▶ _What this task involves_: Going down the data below, set down exactly the line with "Consider a reference" and each line after it through the line with "- F: (-1997, 2212)"; no other lines.

* * * * * * *

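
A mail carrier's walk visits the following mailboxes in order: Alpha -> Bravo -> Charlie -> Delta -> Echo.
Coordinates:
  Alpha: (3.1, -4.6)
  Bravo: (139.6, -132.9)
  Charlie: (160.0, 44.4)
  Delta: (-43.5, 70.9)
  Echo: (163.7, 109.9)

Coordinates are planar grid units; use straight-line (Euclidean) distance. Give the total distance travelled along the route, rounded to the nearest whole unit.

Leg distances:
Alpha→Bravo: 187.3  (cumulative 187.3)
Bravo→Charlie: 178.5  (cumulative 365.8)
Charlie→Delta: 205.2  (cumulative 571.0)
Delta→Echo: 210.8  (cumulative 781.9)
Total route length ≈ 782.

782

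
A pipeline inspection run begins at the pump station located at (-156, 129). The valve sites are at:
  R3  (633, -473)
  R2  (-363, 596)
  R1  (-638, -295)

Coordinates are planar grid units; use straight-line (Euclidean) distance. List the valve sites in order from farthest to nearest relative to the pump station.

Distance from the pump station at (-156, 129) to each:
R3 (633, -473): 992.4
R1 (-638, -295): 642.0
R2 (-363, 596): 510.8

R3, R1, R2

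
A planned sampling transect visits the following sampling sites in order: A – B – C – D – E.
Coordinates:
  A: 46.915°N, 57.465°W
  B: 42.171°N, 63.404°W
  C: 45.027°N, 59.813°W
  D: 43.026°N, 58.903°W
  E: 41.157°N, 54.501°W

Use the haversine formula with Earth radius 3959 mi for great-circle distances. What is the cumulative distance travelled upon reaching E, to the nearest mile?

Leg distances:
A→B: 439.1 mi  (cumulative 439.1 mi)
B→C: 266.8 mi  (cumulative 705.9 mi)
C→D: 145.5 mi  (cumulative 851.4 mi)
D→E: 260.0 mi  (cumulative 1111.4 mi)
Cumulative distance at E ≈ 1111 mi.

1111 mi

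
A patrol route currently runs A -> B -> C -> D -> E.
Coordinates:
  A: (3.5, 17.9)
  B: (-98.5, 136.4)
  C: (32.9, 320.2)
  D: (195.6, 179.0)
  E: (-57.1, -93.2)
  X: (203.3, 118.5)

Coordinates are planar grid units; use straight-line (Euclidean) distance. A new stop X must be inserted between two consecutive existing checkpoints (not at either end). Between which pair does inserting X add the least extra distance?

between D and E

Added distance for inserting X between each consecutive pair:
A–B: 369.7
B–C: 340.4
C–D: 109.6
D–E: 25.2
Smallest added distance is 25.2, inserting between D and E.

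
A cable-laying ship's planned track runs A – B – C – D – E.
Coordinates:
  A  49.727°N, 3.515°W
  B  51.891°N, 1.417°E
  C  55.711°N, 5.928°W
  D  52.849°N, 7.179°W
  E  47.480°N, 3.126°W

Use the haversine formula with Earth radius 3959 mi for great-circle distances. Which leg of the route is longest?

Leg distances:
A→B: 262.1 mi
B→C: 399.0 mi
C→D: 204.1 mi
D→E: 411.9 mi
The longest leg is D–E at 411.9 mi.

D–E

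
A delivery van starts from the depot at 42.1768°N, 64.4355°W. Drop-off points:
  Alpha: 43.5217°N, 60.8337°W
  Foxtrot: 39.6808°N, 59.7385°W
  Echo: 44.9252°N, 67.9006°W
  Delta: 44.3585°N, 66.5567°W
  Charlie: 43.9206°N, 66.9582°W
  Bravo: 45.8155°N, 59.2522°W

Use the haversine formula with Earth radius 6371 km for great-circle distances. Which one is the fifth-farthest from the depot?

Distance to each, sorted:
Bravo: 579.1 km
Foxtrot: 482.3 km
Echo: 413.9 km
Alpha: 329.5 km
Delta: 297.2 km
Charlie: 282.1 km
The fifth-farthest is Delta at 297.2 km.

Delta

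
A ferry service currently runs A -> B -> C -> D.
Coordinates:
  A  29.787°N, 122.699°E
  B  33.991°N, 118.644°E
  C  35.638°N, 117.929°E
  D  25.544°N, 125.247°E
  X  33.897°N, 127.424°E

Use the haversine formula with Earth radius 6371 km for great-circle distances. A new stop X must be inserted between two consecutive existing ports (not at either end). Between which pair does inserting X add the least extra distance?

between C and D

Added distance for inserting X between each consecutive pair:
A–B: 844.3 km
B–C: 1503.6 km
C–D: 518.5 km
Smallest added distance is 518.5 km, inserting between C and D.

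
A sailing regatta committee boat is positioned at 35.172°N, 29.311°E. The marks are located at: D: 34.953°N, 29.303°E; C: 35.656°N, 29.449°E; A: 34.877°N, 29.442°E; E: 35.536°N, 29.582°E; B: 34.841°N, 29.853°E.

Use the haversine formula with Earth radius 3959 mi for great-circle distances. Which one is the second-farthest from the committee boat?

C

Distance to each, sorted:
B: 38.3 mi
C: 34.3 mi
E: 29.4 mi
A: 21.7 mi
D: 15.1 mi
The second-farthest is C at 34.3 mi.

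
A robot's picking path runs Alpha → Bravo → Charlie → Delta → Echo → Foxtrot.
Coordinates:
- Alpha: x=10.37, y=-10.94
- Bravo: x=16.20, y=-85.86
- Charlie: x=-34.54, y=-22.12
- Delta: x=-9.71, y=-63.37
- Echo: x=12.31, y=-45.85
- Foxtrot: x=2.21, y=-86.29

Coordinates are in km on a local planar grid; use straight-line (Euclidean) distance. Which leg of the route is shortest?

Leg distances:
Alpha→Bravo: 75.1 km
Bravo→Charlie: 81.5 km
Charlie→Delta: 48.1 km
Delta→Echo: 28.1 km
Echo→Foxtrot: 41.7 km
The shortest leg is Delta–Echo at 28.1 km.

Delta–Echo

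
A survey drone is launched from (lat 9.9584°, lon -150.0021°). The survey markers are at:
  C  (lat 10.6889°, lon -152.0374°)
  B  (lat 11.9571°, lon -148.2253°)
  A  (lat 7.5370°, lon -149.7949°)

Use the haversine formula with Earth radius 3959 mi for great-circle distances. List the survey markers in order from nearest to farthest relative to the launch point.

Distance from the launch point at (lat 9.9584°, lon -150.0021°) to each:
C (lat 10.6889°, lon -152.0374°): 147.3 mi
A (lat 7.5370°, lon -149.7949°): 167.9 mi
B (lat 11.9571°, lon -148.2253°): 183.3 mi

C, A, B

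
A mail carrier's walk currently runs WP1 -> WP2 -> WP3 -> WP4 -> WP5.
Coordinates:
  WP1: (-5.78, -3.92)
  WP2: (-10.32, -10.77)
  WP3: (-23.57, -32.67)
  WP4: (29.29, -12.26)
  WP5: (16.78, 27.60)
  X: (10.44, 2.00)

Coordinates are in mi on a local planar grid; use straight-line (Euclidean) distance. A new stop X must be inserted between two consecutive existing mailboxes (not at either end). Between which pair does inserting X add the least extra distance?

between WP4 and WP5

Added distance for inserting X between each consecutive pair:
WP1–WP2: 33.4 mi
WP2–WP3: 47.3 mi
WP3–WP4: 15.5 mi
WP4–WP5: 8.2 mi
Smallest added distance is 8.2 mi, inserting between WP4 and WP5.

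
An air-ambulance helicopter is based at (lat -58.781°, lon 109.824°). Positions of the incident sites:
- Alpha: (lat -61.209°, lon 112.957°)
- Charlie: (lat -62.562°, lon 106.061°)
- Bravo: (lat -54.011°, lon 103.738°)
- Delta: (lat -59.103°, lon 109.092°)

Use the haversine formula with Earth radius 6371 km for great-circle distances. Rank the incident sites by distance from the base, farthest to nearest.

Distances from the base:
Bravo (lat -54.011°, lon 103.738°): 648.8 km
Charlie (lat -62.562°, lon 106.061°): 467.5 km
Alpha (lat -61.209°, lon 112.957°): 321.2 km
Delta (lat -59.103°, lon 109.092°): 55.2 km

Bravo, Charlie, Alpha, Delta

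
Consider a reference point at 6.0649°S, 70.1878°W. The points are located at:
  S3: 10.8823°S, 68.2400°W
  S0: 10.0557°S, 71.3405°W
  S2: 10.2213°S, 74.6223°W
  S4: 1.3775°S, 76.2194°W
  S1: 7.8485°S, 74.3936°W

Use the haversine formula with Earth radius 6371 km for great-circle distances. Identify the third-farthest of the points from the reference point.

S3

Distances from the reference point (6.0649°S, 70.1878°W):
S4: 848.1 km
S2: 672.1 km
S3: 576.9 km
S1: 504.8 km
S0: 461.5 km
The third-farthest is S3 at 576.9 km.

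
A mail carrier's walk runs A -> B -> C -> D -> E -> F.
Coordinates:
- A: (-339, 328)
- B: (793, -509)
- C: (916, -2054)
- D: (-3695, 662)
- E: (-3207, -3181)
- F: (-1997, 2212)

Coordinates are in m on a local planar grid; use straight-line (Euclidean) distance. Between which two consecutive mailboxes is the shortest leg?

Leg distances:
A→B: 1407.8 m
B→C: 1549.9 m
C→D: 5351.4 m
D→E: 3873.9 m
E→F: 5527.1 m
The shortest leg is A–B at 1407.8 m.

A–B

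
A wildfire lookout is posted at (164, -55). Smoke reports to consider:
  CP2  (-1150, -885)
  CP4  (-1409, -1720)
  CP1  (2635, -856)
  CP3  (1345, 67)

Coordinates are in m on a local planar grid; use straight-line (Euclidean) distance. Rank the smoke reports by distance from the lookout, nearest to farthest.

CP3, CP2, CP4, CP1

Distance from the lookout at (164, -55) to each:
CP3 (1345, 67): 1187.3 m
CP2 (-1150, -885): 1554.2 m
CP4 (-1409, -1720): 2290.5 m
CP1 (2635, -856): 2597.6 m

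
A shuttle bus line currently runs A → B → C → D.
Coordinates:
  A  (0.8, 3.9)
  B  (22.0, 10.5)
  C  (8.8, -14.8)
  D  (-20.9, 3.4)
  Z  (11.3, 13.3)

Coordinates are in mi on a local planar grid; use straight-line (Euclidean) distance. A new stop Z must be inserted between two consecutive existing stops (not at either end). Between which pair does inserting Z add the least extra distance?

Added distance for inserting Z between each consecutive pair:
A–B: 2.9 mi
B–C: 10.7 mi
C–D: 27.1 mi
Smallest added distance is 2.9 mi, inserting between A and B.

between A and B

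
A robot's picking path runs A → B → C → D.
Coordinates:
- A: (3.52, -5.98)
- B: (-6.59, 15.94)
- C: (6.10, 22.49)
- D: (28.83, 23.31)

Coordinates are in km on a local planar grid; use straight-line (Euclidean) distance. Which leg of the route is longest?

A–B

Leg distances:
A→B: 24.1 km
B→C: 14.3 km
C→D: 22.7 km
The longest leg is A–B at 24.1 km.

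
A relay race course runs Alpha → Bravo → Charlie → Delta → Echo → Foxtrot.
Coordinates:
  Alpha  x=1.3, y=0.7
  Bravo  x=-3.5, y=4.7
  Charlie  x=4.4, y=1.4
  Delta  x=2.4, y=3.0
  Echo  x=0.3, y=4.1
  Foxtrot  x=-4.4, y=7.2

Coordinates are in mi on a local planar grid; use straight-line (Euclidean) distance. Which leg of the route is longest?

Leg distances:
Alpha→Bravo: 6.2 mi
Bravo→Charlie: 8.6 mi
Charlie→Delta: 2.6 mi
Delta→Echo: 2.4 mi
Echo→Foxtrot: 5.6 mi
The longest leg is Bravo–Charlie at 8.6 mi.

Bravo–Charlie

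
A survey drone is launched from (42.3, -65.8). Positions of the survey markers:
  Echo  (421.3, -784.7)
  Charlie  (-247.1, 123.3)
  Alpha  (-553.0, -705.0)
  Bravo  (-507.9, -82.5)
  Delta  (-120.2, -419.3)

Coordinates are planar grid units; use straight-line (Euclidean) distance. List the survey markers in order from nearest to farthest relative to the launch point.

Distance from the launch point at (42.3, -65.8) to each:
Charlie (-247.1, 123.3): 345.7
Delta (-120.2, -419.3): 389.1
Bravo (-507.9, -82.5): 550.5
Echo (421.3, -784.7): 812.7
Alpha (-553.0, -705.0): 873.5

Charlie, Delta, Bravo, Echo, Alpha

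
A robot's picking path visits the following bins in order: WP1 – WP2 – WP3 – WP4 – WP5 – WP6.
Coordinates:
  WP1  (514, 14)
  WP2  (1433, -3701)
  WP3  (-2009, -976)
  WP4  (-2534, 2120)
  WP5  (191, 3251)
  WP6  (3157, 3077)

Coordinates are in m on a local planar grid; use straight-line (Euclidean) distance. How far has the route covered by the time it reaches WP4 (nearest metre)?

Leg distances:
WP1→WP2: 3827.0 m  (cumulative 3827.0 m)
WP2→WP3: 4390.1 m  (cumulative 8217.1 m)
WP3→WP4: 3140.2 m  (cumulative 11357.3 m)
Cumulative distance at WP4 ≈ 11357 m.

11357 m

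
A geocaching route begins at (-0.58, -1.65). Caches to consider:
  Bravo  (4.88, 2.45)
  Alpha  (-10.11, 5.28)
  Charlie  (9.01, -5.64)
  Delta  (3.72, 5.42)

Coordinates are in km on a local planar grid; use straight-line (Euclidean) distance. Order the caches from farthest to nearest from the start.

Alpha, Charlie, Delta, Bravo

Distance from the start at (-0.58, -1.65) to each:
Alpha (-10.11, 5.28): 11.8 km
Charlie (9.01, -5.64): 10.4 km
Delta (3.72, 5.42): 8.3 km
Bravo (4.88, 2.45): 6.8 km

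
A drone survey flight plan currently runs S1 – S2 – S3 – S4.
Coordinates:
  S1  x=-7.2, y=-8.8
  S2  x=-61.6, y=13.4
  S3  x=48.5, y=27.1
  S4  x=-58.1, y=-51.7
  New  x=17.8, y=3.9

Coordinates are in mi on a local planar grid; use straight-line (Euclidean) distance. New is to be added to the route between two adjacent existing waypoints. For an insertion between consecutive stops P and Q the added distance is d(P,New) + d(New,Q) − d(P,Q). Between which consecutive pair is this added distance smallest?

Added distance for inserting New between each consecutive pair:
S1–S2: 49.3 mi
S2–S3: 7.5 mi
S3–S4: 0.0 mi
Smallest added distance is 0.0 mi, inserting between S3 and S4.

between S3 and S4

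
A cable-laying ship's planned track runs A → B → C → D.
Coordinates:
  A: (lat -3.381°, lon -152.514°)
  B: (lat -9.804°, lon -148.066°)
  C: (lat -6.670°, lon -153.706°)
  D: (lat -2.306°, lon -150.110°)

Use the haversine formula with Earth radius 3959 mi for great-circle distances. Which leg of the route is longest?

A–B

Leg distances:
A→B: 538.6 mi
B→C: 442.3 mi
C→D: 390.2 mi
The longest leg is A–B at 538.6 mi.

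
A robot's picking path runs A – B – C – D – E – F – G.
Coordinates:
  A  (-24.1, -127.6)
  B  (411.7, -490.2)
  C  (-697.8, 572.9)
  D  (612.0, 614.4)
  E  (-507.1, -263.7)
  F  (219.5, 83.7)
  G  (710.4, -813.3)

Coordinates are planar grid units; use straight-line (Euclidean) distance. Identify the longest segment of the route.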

* * * * * * *

▶ _Solved problem_:
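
Consider a reference point at 6.0649°S, 70.1878°W. The points are located at:
  S3: 10.8823°S, 68.2400°W
  S0: 10.0557°S, 71.3405°W
  S2: 10.2213°S, 74.6223°W
  S4: 1.3775°S, 76.2194°W
  S1: 7.8485°S, 74.3936°W

Use the haversine formula with Earth radius 6371 km for great-circle distances. Identify the third-farthest of the points from the reference point.

S3

Distances from the reference point (6.0649°S, 70.1878°W):
S4: 848.1 km
S2: 672.1 km
S3: 576.9 km
S1: 504.8 km
S0: 461.5 km
The third-farthest is S3 at 576.9 km.

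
A mail carrier's walk runs A -> B -> C -> D -> E -> F.
Coordinates:
- A: (-339, 328)
- B: (793, -509)
- C: (916, -2054)
- D: (-3695, 662)
- E: (-3207, -3181)
- F: (-1997, 2212)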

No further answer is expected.